**PROBLEM TO SOLVE**
Among the lines of the records, find all that carry the word "machine" and copy them.

(Collected data entries)

____________________

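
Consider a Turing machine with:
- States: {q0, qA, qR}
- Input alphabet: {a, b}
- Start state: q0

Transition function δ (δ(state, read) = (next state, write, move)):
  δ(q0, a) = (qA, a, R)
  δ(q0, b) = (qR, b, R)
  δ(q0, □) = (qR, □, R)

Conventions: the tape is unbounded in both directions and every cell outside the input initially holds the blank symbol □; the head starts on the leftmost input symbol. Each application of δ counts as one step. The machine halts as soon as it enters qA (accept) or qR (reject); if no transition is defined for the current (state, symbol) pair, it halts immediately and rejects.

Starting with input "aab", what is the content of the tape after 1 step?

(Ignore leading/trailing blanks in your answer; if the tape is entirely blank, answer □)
Step 0: [q0]aab (head at position 0)
Step 1: δ(q0, a) = (qA, a, R)  ⊢  a[qA]ab (head at position 1)
Tape after 1 step (ignoring surrounding blanks): aab

Final answer: Tape: aab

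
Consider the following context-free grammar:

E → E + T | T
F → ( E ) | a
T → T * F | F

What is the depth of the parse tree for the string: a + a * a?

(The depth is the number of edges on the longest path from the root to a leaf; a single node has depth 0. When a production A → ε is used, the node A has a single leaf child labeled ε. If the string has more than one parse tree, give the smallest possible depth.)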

____________________

**ANSWER BOX**
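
Consider a Turing machine with:
Conventions: the tape is unbounded in both directions and every cell outside the input initially holds the blank symbol □; the head starts on the leftmost input symbol. Each application of δ counts as one step. The machine halts as soon as it enters qA (accept) or qR (reject); if no transition is defined for the current (state, symbol) pair, it halts immediately and rejects.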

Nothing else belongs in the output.